ABOUT THIS EXERCISE:
Exact duplicates of all entries are needed.

RECORDS TO PROCESS:

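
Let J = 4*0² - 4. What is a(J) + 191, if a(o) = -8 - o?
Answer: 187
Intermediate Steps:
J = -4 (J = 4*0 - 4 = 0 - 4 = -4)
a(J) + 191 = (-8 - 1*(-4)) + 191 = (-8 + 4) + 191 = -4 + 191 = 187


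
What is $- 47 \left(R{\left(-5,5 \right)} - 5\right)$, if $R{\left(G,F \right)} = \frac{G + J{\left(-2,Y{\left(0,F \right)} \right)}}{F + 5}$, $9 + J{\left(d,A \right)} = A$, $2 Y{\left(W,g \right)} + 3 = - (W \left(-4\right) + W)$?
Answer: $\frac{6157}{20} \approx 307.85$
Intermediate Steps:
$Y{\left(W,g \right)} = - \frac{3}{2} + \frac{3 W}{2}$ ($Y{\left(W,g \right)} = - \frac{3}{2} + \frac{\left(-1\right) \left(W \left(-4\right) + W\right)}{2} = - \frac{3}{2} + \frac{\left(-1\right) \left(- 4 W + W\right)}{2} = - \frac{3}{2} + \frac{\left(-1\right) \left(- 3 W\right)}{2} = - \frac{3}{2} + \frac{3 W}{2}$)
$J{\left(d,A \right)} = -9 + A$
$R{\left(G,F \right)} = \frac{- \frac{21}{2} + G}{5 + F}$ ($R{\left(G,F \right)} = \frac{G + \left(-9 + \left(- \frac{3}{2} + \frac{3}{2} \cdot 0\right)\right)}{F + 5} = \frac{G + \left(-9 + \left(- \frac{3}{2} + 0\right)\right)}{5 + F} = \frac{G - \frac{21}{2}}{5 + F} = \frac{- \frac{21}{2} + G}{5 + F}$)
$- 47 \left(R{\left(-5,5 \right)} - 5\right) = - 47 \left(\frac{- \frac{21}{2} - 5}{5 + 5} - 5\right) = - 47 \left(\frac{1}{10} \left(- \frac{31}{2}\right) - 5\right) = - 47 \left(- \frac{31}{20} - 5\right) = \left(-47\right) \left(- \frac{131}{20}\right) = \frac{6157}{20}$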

EXERCISE RESPONSE:
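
Let J = 4*0² - 4. What is a(J) + 191, if a(o) = -8 - o?
Answer: 187
Intermediate Steps:
J = -4 (J = 4*0 - 4 = 0 - 4 = -4)
a(J) + 191 = (-8 - 1*(-4)) + 191 = (-8 + 4) + 191 = -4 + 191 = 187


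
What is $- 47 \left(R{\left(-5,5 \right)} - 5\right)$, if $R{\left(G,F \right)} = \frac{G + J{\left(-2,Y{\left(0,F \right)} \right)}}{F + 5}$, $9 + J{\left(d,A \right)} = A$, $2 Y{\left(W,g \right)} + 3 = - (W \left(-4\right) + W)$?
Answer: $\frac{6157}{20} \approx 307.85$
Intermediate Steps:
$Y{\left(W,g \right)} = - \frac{3}{2} + \frac{3 W}{2}$ ($Y{\left(W,g \right)} = - \frac{3}{2} + \frac{\left(-1\right) \left(W \left(-4\right) + W\right)}{2} = - \frac{3}{2} + \frac{\left(-1\right) \left(- 4 W + W\right)}{2} = - \frac{3}{2} + \frac{\left(-1\right) \left(- 3 W\right)}{2} = - \frac{3}{2} + \frac{3 W}{2}$)
$J{\left(d,A \right)} = -9 + A$
$R{\left(G,F \right)} = \frac{- \frac{21}{2} + G}{5 + F}$ ($R{\left(G,F \right)} = \frac{G + \left(-9 + \left(- \frac{3}{2} + \frac{3}{2} \cdot 0\right)\right)}{F + 5} = \frac{G + \left(-9 + \left(- \frac{3}{2} + 0\right)\right)}{5 + F} = \frac{G - \frac{21}{2}}{5 + F} = \frac{- \frac{21}{2} + G}{5 + F}$)
$- 47 \left(R{\left(-5,5 \right)} - 5\right) = - 47 \left(\frac{- \frac{21}{2} - 5}{5 + 5} - 5\right) = - 47 \left(\frac{1}{10} \left(- \frac{31}{2}\right) - 5\right) = - 47 \left(- \frac{31}{20} - 5\right) = \left(-47\right) \left(- \frac{131}{20}\right) = \frac{6157}{20}$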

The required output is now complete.